▶ [Try it]:
Output exactly the lines that run from the top of the entries to the line holding "Z:3 M:2 T:2)", including both of those lines.

▶ [Data supplied]:

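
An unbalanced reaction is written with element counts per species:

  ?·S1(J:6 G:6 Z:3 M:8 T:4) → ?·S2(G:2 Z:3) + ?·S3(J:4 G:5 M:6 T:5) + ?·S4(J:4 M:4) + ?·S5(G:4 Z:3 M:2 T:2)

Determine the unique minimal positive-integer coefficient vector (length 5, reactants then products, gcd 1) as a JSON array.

J: 6·6 = 36 | 4·0+4·4+5·4+2·0 = 36
G: 6·6 = 36 | 4·2+4·5+5·0+2·4 = 36
Z: 6·3 = 18 | 4·3+4·0+5·0+2·3 = 18
M: 6·8 = 48 | 4·0+4·6+5·4+2·2 = 48
T: 6·4 = 24 | 4·0+4·5+5·0+2·2 = 24
gcd(6,4,4,5,2) = 1

Coefficients: [6, 4, 4, 5, 2]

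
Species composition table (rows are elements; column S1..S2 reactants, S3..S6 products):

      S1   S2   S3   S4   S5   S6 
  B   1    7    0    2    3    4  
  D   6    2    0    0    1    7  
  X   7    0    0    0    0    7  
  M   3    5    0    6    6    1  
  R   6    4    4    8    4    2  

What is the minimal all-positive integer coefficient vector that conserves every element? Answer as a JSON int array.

B: 5·1+4·7 = 33 | 2·0+2·2+3·3+5·4 = 33
D: 5·6+4·2 = 38 | 2·0+2·0+3·1+5·7 = 38
X: 5·7+4·0 = 35 | 2·0+2·0+3·0+5·7 = 35
M: 5·3+4·5 = 35 | 2·0+2·6+3·6+5·1 = 35
R: 5·6+4·4 = 46 | 2·4+2·8+3·4+5·2 = 46
gcd(5,4,2,2,3,5) = 1

Coefficients: [5, 4, 2, 2, 3, 5]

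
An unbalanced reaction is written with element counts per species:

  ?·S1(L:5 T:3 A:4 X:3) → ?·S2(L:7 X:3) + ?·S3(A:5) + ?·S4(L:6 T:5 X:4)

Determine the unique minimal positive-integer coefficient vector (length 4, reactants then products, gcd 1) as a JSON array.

Coefficients: [5, 1, 4, 3]

L: 5·5 = 25 | 1·7+4·0+3·6 = 25
T: 5·3 = 15 | 1·0+4·0+3·5 = 15
A: 5·4 = 20 | 1·0+4·5+3·0 = 20
X: 5·3 = 15 | 1·3+4·0+3·4 = 15
gcd(5,1,4,3) = 1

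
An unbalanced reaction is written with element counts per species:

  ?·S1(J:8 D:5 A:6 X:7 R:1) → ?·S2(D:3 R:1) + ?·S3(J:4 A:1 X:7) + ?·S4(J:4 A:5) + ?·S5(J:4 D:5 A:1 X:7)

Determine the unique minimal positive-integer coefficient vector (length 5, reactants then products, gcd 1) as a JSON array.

J: 5·8 = 40 | 5·0+3·4+5·4+2·4 = 40
D: 5·5 = 25 | 5·3+3·0+5·0+2·5 = 25
A: 5·6 = 30 | 5·0+3·1+5·5+2·1 = 30
X: 5·7 = 35 | 5·0+3·7+5·0+2·7 = 35
R: 5·1 = 5 | 5·1+3·0+5·0+2·0 = 5
gcd(5,5,3,5,2) = 1

Coefficients: [5, 5, 3, 5, 2]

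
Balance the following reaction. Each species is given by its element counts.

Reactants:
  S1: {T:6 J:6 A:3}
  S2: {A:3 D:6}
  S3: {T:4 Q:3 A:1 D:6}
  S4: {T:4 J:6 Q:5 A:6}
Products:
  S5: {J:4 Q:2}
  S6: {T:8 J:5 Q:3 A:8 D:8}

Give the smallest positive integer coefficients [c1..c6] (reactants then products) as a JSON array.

T: 4·6+5·0+3·4+3·4 = 48 | 3·0+6·8 = 48
J: 4·6+5·0+3·0+3·6 = 42 | 3·4+6·5 = 42
Q: 4·0+5·0+3·3+3·5 = 24 | 3·2+6·3 = 24
A: 4·3+5·3+3·1+3·6 = 48 | 3·0+6·8 = 48
D: 4·0+5·6+3·6+3·0 = 48 | 3·0+6·8 = 48
gcd(4,5,3,3,3,6) = 1

Coefficients: [4, 5, 3, 3, 3, 6]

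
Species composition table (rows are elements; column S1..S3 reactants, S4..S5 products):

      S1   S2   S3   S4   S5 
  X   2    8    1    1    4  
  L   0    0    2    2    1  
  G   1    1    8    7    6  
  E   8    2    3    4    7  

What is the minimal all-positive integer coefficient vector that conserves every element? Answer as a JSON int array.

Coefficients: [3, 1, 6, 4, 4]

X: 3·2+1·8+6·1 = 20 | 4·1+4·4 = 20
L: 3·0+1·0+6·2 = 12 | 4·2+4·1 = 12
G: 3·1+1·1+6·8 = 52 | 4·7+4·6 = 52
E: 3·8+1·2+6·3 = 44 | 4·4+4·7 = 44
gcd(3,1,6,4,4) = 1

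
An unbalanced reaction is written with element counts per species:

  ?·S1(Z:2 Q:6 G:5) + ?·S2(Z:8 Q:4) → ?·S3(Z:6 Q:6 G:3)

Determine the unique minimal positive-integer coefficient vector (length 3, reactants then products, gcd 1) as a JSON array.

Coefficients: [3, 3, 5]

Z: 3·2+3·8 = 30 | 5·6 = 30
Q: 3·6+3·4 = 30 | 5·6 = 30
G: 3·5+3·0 = 15 | 5·3 = 15
gcd(3,3,5) = 1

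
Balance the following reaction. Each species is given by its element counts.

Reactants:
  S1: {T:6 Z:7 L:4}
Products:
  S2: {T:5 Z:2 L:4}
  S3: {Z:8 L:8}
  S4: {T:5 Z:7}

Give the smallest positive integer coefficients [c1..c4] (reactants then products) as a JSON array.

T: 5·6 = 30 | 3·5+1·0+3·5 = 30
Z: 5·7 = 35 | 3·2+1·8+3·7 = 35
L: 5·4 = 20 | 3·4+1·8+3·0 = 20
gcd(5,3,1,3) = 1

Coefficients: [5, 3, 1, 3]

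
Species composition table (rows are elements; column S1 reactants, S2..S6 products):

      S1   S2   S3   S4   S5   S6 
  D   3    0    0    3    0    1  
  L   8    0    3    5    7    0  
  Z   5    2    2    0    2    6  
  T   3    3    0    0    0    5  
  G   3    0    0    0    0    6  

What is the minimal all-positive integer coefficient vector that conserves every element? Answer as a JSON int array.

Coefficients: [6, 1, 3, 5, 2, 3]

D: 6·3 = 18 | 1·0+3·0+5·3+2·0+3·1 = 18
L: 6·8 = 48 | 1·0+3·3+5·5+2·7+3·0 = 48
Z: 6·5 = 30 | 1·2+3·2+5·0+2·2+3·6 = 30
T: 6·3 = 18 | 1·3+3·0+5·0+2·0+3·5 = 18
G: 6·3 = 18 | 1·0+3·0+5·0+2·0+3·6 = 18
gcd(6,1,3,5,2,3) = 1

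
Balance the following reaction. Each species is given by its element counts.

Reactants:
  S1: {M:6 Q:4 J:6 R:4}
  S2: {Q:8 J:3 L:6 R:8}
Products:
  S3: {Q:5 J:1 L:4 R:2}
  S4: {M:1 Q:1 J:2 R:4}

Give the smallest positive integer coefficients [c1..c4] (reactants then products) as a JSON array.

M: 1·6+4·0 = 6 | 6·0+6·1 = 6
Q: 1·4+4·8 = 36 | 6·5+6·1 = 36
J: 1·6+4·3 = 18 | 6·1+6·2 = 18
L: 1·0+4·6 = 24 | 6·4+6·0 = 24
R: 1·4+4·8 = 36 | 6·2+6·4 = 36
gcd(1,4,6,6) = 1

Coefficients: [1, 4, 6, 6]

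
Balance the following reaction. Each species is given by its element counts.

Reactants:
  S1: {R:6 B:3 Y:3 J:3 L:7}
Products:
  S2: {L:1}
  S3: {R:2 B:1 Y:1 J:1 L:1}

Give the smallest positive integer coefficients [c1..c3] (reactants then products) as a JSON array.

Coefficients: [1, 4, 3]

R: 1·6 = 6 | 4·0+3·2 = 6
B: 1·3 = 3 | 4·0+3·1 = 3
Y: 1·3 = 3 | 4·0+3·1 = 3
J: 1·3 = 3 | 4·0+3·1 = 3
L: 1·7 = 7 | 4·1+3·1 = 7
gcd(1,4,3) = 1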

▶ [Completed task]:
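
An unbalanced reaction is written with element counts per species:

  ?·S1(J:6 G:6 Z:3 M:8 T:4) → ?·S2(G:2 Z:3) + ?·S3(J:4 G:5 M:6 T:5) + ?·S4(J:4 M:4) + ?·S5(G:4 Z:3 M:2 T:2)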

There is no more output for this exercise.